All of the data is to be set down again without any alteration.

====== Records provided

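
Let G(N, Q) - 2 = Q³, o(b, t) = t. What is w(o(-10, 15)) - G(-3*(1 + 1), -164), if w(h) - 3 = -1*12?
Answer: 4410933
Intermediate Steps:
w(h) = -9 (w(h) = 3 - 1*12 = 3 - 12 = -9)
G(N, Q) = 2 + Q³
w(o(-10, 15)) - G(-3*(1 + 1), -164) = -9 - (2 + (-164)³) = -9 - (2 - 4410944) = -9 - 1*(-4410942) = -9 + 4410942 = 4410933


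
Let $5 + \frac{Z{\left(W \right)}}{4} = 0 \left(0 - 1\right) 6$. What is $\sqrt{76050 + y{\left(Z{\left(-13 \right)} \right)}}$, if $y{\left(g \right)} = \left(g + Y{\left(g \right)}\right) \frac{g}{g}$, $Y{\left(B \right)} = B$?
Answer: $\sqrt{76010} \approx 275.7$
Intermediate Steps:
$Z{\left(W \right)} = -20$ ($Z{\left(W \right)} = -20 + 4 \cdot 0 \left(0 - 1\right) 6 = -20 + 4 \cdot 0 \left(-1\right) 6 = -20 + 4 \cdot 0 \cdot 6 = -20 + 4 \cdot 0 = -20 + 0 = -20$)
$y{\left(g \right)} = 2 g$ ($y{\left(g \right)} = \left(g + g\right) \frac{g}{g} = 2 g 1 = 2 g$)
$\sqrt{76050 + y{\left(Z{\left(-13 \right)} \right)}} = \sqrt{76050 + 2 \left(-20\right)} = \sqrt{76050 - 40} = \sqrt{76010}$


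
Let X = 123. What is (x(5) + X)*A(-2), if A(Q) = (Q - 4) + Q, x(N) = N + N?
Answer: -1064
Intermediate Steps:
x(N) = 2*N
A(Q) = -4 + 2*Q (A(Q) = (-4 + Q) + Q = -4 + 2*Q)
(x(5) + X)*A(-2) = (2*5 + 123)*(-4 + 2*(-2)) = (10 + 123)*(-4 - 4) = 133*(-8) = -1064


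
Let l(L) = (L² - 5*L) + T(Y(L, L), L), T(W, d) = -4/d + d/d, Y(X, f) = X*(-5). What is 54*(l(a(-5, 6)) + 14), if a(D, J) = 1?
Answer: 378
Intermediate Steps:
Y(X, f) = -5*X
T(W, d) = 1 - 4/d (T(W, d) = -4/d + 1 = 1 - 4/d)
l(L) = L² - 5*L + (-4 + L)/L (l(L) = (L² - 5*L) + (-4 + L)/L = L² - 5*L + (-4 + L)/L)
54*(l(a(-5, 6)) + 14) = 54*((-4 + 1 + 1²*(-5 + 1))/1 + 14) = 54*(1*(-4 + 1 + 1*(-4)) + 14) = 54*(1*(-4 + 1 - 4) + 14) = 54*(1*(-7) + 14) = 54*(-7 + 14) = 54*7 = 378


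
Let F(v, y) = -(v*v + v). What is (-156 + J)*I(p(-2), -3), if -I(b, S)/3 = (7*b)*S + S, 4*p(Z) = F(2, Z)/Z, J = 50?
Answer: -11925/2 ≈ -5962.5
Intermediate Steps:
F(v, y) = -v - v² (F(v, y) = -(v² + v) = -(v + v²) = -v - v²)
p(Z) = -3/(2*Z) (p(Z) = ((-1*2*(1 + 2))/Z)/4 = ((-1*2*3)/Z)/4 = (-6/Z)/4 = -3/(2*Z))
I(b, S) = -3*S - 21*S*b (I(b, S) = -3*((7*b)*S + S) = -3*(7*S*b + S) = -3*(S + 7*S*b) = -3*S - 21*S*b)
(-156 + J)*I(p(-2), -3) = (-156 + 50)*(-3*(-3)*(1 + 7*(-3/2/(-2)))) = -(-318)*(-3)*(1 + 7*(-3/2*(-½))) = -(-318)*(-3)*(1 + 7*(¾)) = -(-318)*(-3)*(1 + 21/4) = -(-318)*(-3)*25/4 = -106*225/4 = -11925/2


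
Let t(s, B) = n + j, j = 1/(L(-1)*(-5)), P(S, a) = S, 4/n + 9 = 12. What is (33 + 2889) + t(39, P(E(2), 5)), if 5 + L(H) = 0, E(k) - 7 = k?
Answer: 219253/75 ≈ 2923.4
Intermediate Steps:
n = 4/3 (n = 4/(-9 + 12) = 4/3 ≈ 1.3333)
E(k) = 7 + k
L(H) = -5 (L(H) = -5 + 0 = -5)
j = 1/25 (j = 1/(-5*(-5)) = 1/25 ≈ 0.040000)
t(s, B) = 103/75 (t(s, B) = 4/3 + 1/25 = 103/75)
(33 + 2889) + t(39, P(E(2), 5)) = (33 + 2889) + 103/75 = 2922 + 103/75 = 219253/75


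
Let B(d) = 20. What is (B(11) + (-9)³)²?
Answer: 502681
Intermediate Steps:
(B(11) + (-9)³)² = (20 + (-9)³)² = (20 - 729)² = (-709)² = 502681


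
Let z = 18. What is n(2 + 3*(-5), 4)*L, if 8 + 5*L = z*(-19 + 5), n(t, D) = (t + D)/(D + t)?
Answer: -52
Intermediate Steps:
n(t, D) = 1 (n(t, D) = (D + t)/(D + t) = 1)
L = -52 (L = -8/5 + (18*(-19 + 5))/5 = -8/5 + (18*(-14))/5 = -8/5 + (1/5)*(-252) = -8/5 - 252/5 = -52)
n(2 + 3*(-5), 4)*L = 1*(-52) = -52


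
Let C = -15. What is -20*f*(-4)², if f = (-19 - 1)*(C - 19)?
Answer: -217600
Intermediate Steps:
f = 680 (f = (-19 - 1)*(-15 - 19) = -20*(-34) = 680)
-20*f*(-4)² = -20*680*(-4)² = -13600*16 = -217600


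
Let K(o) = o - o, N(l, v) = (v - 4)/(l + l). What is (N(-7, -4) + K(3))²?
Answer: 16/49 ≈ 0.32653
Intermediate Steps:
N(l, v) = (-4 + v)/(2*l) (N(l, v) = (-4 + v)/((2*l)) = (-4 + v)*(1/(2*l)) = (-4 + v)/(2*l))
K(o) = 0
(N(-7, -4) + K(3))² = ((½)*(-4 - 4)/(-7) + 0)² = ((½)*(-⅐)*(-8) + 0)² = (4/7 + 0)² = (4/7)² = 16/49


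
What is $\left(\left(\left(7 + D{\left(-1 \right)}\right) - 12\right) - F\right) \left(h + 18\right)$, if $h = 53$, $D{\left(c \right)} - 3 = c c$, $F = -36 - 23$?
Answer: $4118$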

============

Exercise output:
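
Let G(N, Q) - 2 = Q³, o(b, t) = t. What is w(o(-10, 15)) - G(-3*(1 + 1), -164), if w(h) - 3 = -1*12?
Answer: 4410933
Intermediate Steps:
w(h) = -9 (w(h) = 3 - 1*12 = 3 - 12 = -9)
G(N, Q) = 2 + Q³
w(o(-10, 15)) - G(-3*(1 + 1), -164) = -9 - (2 + (-164)³) = -9 - (2 - 4410944) = -9 - 1*(-4410942) = -9 + 4410942 = 4410933


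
Let $5 + \frac{Z{\left(W \right)}}{4} = 0 \left(0 - 1\right) 6$. What is $\sqrt{76050 + y{\left(Z{\left(-13 \right)} \right)}}$, if $y{\left(g \right)} = \left(g + Y{\left(g \right)}\right) \frac{g}{g}$, $Y{\left(B \right)} = B$?
Answer: $\sqrt{76010} \approx 275.7$
Intermediate Steps:
$Z{\left(W \right)} = -20$ ($Z{\left(W \right)} = -20 + 4 \cdot 0 \left(0 - 1\right) 6 = -20 + 4 \cdot 0 \left(-1\right) 6 = -20 + 4 \cdot 0 \cdot 6 = -20 + 4 \cdot 0 = -20 + 0 = -20$)
$y{\left(g \right)} = 2 g$ ($y{\left(g \right)} = \left(g + g\right) \frac{g}{g} = 2 g 1 = 2 g$)
$\sqrt{76050 + y{\left(Z{\left(-13 \right)} \right)}} = \sqrt{76050 + 2 \left(-20\right)} = \sqrt{76050 - 40} = \sqrt{76010}$


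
Let X = 123. What is (x(5) + X)*A(-2), if A(Q) = (Q - 4) + Q, x(N) = N + N?
Answer: -1064
Intermediate Steps:
x(N) = 2*N
A(Q) = -4 + 2*Q (A(Q) = (-4 + Q) + Q = -4 + 2*Q)
(x(5) + X)*A(-2) = (2*5 + 123)*(-4 + 2*(-2)) = (10 + 123)*(-4 - 4) = 133*(-8) = -1064


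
Let l(L) = (L² - 5*L) + T(Y(L, L), L), T(W, d) = -4/d + d/d, Y(X, f) = X*(-5). What is 54*(l(a(-5, 6)) + 14), if a(D, J) = 1?
Answer: 378
Intermediate Steps:
Y(X, f) = -5*X
T(W, d) = 1 - 4/d (T(W, d) = -4/d + 1 = 1 - 4/d)
l(L) = L² - 5*L + (-4 + L)/L (l(L) = (L² - 5*L) + (-4 + L)/L = L² - 5*L + (-4 + L)/L)
54*(l(a(-5, 6)) + 14) = 54*((-4 + 1 + 1²*(-5 + 1))/1 + 14) = 54*(1*(-4 + 1 + 1*(-4)) + 14) = 54*(1*(-4 + 1 - 4) + 14) = 54*(1*(-7) + 14) = 54*(-7 + 14) = 54*7 = 378


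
Let F(v, y) = -(v*v + v). What is (-156 + J)*I(p(-2), -3), if -I(b, S)/3 = (7*b)*S + S, 4*p(Z) = F(2, Z)/Z, J = 50?
Answer: -11925/2 ≈ -5962.5
Intermediate Steps:
F(v, y) = -v - v² (F(v, y) = -(v² + v) = -(v + v²) = -v - v²)
p(Z) = -3/(2*Z) (p(Z) = ((-1*2*(1 + 2))/Z)/4 = ((-1*2*3)/Z)/4 = (-6/Z)/4 = -3/(2*Z))
I(b, S) = -3*S - 21*S*b (I(b, S) = -3*((7*b)*S + S) = -3*(7*S*b + S) = -3*(S + 7*S*b) = -3*S - 21*S*b)
(-156 + J)*I(p(-2), -3) = (-156 + 50)*(-3*(-3)*(1 + 7*(-3/2/(-2)))) = -(-318)*(-3)*(1 + 7*(-3/2*(-½))) = -(-318)*(-3)*(1 + 7*(¾)) = -(-318)*(-3)*(1 + 21/4) = -(-318)*(-3)*25/4 = -106*225/4 = -11925/2


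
Let t(s, B) = n + j, j = 1/(L(-1)*(-5)), P(S, a) = S, 4/n + 9 = 12. What is (33 + 2889) + t(39, P(E(2), 5)), if 5 + L(H) = 0, E(k) - 7 = k?
Answer: 219253/75 ≈ 2923.4
Intermediate Steps:
n = 4/3 (n = 4/(-9 + 12) = 4/3 ≈ 1.3333)
E(k) = 7 + k
L(H) = -5 (L(H) = -5 + 0 = -5)
j = 1/25 (j = 1/(-5*(-5)) = 1/25 ≈ 0.040000)
t(s, B) = 103/75 (t(s, B) = 4/3 + 1/25 = 103/75)
(33 + 2889) + t(39, P(E(2), 5)) = (33 + 2889) + 103/75 = 2922 + 103/75 = 219253/75


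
Let B(d) = 20. What is (B(11) + (-9)³)²?
Answer: 502681
Intermediate Steps:
(B(11) + (-9)³)² = (20 + (-9)³)² = (20 - 729)² = (-709)² = 502681


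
Let z = 18. What is n(2 + 3*(-5), 4)*L, if 8 + 5*L = z*(-19 + 5), n(t, D) = (t + D)/(D + t)?
Answer: -52
Intermediate Steps:
n(t, D) = 1 (n(t, D) = (D + t)/(D + t) = 1)
L = -52 (L = -8/5 + (18*(-19 + 5))/5 = -8/5 + (18*(-14))/5 = -8/5 + (1/5)*(-252) = -8/5 - 252/5 = -52)
n(2 + 3*(-5), 4)*L = 1*(-52) = -52


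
Let C = -15. What is -20*f*(-4)², if f = (-19 - 1)*(C - 19)?
Answer: -217600
Intermediate Steps:
f = 680 (f = (-19 - 1)*(-15 - 19) = -20*(-34) = 680)
-20*f*(-4)² = -20*680*(-4)² = -13600*16 = -217600


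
Let K(o) = o - o, N(l, v) = (v - 4)/(l + l). What is (N(-7, -4) + K(3))²?
Answer: 16/49 ≈ 0.32653
Intermediate Steps:
N(l, v) = (-4 + v)/(2*l) (N(l, v) = (-4 + v)/((2*l)) = (-4 + v)*(1/(2*l)) = (-4 + v)/(2*l))
K(o) = 0
(N(-7, -4) + K(3))² = ((½)*(-4 - 4)/(-7) + 0)² = ((½)*(-⅐)*(-8) + 0)² = (4/7 + 0)² = (4/7)² = 16/49


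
What is $\left(\left(\left(7 + D{\left(-1 \right)}\right) - 12\right) - F\right) \left(h + 18\right)$, if $h = 53$, $D{\left(c \right)} - 3 = c c$, $F = -36 - 23$?
Answer: $4118$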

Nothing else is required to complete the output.